### Task directions
From the first line of the entries below to the line with "Answer: 592677/2 ≈ 2.9634e+5", give each line again exactly.

### Material provided
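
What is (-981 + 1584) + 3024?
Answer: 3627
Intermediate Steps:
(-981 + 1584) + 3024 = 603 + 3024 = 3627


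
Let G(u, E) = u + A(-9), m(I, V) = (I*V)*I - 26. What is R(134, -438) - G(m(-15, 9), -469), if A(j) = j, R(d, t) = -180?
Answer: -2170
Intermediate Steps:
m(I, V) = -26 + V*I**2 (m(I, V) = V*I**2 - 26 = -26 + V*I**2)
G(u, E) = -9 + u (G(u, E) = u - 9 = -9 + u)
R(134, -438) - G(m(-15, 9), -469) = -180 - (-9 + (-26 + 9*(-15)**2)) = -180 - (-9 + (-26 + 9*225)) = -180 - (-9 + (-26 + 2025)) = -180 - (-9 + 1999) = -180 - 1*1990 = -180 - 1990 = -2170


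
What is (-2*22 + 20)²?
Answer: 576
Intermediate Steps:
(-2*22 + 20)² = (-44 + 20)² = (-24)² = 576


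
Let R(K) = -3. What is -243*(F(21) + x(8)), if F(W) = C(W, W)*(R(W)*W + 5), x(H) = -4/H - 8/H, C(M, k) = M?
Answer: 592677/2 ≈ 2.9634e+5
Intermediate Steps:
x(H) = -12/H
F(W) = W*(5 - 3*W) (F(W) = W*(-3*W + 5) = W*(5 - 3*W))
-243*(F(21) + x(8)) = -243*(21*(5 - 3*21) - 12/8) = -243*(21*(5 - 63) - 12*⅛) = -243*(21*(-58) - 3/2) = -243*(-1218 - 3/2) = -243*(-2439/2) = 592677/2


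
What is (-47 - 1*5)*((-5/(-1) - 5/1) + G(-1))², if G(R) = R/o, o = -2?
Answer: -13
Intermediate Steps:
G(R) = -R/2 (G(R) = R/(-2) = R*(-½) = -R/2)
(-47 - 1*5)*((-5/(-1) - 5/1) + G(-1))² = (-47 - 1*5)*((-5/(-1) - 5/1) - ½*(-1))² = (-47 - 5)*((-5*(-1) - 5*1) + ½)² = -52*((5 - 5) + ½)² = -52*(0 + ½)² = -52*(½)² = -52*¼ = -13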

### Answer space
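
What is (-981 + 1584) + 3024?
Answer: 3627
Intermediate Steps:
(-981 + 1584) + 3024 = 603 + 3024 = 3627


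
Let G(u, E) = u + A(-9), m(I, V) = (I*V)*I - 26. What is R(134, -438) - G(m(-15, 9), -469), if A(j) = j, R(d, t) = -180?
Answer: -2170
Intermediate Steps:
m(I, V) = -26 + V*I**2 (m(I, V) = V*I**2 - 26 = -26 + V*I**2)
G(u, E) = -9 + u (G(u, E) = u - 9 = -9 + u)
R(134, -438) - G(m(-15, 9), -469) = -180 - (-9 + (-26 + 9*(-15)**2)) = -180 - (-9 + (-26 + 9*225)) = -180 - (-9 + (-26 + 2025)) = -180 - (-9 + 1999) = -180 - 1*1990 = -180 - 1990 = -2170


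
What is (-2*22 + 20)²?
Answer: 576
Intermediate Steps:
(-2*22 + 20)² = (-44 + 20)² = (-24)² = 576


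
Let R(K) = -3. What is -243*(F(21) + x(8)), if F(W) = C(W, W)*(R(W)*W + 5), x(H) = -4/H - 8/H, C(M, k) = M?
Answer: 592677/2 ≈ 2.9634e+5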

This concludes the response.